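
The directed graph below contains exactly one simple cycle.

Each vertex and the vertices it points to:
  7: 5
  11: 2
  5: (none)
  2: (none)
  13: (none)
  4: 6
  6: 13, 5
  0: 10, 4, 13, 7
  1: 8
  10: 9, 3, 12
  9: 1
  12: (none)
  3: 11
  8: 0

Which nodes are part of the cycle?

DFS with gray/black marking from 0:
0 gray
  10 gray
    9 gray
      1 gray
        8 gray
          8→0: 0 is gray → back edge
Back edge closes the cycle 0 → 10 → 9 → 1 → 8 → 0; its vertices are {0, 1, 8, 9, 10}.

0, 1, 8, 9, 10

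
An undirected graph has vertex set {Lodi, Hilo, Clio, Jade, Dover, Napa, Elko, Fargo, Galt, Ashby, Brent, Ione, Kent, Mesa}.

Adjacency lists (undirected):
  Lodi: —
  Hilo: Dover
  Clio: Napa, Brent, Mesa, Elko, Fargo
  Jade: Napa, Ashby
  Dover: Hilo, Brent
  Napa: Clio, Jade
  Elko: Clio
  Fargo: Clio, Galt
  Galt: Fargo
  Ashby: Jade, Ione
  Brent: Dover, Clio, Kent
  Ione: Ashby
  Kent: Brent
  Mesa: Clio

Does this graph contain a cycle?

No

DFS, tracking each vertex's parent; an edge to a visited non-parent vertex closes a cycle.
Start from Clio:
visit Clio (parent –)
  visit Napa (parent Clio)
    Napa–Clio: parent, skip
    visit Jade (parent Napa)
      Jade–Napa: parent, skip
      visit Ashby (parent Jade)
        Ashby–Jade: parent, skip
        visit Ione (parent Ashby)
          Ione–Ashby: parent, skip
  visit Brent (parent Clio)
    visit Dover (parent Brent)
      visit Hilo (parent Dover)
        Hilo–Dover: parent, skip
      Dover–Brent: parent, skip
    Brent–Clio: parent, skip
    visit Kent (parent Brent)
      Kent–Brent: parent, skip
  visit Mesa (parent Clio)
    Mesa–Clio: parent, skip
  visit Elko (parent Clio)
    Elko–Clio: parent, skip
  visit Fargo (parent Clio)
    Fargo–Clio: parent, skip
    visit Galt (parent Fargo)
      Galt–Fargo: parent, skip
visit Lodi (parent –)
No non-parent visited neighbor found — the graph is a forest.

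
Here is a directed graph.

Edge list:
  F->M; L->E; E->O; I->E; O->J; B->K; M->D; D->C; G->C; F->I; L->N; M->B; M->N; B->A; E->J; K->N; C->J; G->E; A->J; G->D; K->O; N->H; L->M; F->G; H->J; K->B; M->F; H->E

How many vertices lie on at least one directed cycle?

4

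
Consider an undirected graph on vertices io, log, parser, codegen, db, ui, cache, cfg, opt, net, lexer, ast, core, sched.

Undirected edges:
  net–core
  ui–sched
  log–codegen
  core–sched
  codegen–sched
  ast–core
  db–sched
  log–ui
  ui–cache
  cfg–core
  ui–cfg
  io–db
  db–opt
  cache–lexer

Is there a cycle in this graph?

DFS, tracking each vertex's parent; an edge to a visited non-parent vertex closes a cycle.
Start from net:
visit net (parent –)
  visit core (parent net)
    visit ast (parent core)
      ast–core: parent, skip
    core–net: parent, skip
    visit sched (parent core)
      visit ui (parent sched)
        visit cfg (parent ui)
          cfg–core: core visited and ≠ parent → cycle
Cycle: core – sched – ui – cfg – core.

Yes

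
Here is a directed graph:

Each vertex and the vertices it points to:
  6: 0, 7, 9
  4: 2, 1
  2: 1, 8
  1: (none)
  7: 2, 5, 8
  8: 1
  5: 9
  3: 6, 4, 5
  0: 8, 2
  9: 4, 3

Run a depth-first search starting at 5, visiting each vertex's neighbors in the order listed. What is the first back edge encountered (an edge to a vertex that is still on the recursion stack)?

DFS from 5 (visiting each vertex's neighbors in the order listed); mark gray on enter, black on exit:
5 gray
  9 gray
    4 gray
      2 gray
        1 gray
        1 black
        8 gray
          8→1: 1 black — skip
        8 black
      2 black
      4→1: 1 black — skip
    4 black
    3 gray
      6 gray
        0 gray
          0→8: 8 black — skip
          0→2: 2 black — skip
        0 black
        7 gray
          7→2: 2 black — skip
          7→5: 5 is gray → back edge
First back edge: 7 → 5.

7->5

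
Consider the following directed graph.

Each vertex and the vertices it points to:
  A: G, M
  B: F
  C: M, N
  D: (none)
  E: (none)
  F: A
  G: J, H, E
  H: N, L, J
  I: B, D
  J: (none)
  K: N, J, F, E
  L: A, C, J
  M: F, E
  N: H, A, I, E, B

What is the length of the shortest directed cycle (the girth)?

2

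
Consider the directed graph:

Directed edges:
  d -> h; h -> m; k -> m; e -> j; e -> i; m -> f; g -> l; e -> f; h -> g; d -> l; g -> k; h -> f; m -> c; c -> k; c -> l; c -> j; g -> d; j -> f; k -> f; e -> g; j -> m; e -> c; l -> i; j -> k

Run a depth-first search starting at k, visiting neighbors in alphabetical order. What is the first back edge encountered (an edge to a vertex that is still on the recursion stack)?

j→k

DFS from k (visiting neighbors in alphabetical order); mark gray on enter, black on exit:
k gray
  f gray
  f black
  m gray
    c gray
      j gray
        j→f: f black — skip
        j→k: k is gray → back edge
First back edge: j → k.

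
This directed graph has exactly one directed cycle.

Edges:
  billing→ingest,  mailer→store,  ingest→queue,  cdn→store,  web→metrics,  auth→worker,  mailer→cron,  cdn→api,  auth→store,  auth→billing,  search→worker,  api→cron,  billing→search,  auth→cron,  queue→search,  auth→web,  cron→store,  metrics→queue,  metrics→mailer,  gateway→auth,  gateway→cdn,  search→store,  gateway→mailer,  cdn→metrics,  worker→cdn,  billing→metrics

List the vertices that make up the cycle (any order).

cdn, queue, search, worker, metrics

DFS with gray/black marking from worker:
worker gray
  cdn gray
    api gray
      cron gray
        store gray
        store black
      cron black
    api black
    cdn→store: store black — skip
    metrics gray
      queue gray
        search gray
          search→store: store black — skip
          search→worker: worker is gray → back edge
Back edge closes the cycle worker → cdn → metrics → queue → search → worker; its vertices are {cdn, queue, search, worker, metrics}.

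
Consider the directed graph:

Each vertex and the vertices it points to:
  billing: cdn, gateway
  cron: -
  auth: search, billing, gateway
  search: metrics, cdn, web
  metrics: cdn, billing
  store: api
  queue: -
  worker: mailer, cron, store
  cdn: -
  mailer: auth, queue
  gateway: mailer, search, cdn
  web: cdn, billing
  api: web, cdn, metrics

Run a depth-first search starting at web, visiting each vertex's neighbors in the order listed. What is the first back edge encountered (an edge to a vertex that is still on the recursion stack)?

DFS from web (visiting each vertex's neighbors in the order listed); mark gray on enter, black on exit:
web gray
  cdn gray
  cdn black
  billing gray
    billing→cdn: cdn black — skip
    gateway gray
      mailer gray
        auth gray
          search gray
            metrics gray
              metrics→cdn: cdn black — skip
              metrics→billing: billing is gray → back edge
First back edge: metrics → billing.

metrics->billing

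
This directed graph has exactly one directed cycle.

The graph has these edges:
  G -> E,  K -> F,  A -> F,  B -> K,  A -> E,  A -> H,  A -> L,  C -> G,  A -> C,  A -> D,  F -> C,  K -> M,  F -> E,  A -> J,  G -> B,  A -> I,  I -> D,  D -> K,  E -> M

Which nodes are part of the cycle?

B, C, F, G, K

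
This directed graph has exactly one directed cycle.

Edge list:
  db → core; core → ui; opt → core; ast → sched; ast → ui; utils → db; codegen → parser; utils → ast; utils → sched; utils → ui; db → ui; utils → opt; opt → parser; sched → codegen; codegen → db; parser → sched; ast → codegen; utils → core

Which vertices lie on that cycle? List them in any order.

sched, parser, codegen

DFS with gray/black marking from sched:
sched gray
  codegen gray
    db gray
      core gray
        ui gray
        ui black
      core black
      db→ui: ui black — skip
    db black
    parser gray
      parser→sched: sched is gray → back edge
Back edge closes the cycle sched → codegen → parser → sched; its vertices are {sched, parser, codegen}.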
# # # # # # #
Copy out the lines of the data where the word "cache" can be found.

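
Consider an undirected graph on vertices io, log, parser, codegen, db, ui, cache, cfg, opt, net, lexer, ast, core, sched.
  ui–cache
  cache–lexer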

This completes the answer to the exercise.